(Stored data)

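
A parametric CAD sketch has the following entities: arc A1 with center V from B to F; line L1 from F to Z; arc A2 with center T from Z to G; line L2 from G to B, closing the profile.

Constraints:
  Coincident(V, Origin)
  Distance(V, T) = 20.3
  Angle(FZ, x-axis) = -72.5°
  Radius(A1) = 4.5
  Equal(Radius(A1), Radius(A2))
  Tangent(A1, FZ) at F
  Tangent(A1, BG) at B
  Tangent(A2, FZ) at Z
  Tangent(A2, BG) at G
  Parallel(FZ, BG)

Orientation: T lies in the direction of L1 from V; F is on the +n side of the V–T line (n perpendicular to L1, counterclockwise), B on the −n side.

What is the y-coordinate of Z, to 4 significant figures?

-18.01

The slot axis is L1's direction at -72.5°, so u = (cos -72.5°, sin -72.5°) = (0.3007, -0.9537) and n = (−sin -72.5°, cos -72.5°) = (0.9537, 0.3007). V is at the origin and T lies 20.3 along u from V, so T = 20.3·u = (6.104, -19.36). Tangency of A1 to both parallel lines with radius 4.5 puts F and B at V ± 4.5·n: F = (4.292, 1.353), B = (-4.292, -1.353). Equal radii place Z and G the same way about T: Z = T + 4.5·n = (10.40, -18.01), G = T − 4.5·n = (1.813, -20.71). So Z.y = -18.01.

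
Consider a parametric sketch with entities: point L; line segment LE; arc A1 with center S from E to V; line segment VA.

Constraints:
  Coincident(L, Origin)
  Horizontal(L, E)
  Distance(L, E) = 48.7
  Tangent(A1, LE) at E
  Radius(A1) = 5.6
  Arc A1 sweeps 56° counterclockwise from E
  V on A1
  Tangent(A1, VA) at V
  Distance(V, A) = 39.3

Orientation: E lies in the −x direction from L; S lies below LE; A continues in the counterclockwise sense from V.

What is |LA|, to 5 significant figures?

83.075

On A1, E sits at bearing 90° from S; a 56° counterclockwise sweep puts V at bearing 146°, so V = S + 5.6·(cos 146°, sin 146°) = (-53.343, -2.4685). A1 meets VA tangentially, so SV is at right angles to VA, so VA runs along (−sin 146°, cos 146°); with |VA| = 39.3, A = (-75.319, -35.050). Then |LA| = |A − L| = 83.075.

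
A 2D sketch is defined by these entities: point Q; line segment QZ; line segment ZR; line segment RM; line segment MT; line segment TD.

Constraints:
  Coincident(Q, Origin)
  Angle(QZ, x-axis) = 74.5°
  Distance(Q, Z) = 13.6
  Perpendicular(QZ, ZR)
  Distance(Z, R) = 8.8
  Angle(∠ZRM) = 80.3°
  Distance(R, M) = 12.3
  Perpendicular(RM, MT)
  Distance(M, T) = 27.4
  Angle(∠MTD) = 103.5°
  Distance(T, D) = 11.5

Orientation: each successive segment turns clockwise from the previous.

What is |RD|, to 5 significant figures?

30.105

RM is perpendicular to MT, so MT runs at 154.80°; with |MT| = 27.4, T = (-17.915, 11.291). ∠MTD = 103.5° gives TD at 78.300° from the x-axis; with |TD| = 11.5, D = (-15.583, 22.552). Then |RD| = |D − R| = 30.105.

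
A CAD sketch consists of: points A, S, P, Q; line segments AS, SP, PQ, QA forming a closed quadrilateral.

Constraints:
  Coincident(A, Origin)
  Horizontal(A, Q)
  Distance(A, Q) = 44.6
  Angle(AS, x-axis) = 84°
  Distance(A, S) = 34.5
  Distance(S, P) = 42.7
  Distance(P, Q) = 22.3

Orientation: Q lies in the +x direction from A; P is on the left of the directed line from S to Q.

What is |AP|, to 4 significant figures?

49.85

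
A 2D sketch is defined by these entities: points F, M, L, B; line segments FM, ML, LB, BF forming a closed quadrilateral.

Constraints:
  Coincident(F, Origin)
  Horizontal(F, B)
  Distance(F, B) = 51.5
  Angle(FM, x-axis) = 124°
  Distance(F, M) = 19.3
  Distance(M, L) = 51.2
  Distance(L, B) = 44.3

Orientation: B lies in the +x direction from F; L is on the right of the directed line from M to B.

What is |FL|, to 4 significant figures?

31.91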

> [Work task] Write out the lines from the one containing "Distance(F, B) = 51.5" through the last line of the records above. Include both of those lines and nothing else.

> [Your response]
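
  Distance(F, B) = 51.5
  Angle(FM, x-axis) = 124°
  Distance(F, M) = 19.3
  Distance(M, L) = 51.2
  Distance(L, B) = 44.3

Orientation: B lies in the +x direction from F; L is on the right of the directed line from M to B.

What is |FL|, to 4 significant figures?

31.91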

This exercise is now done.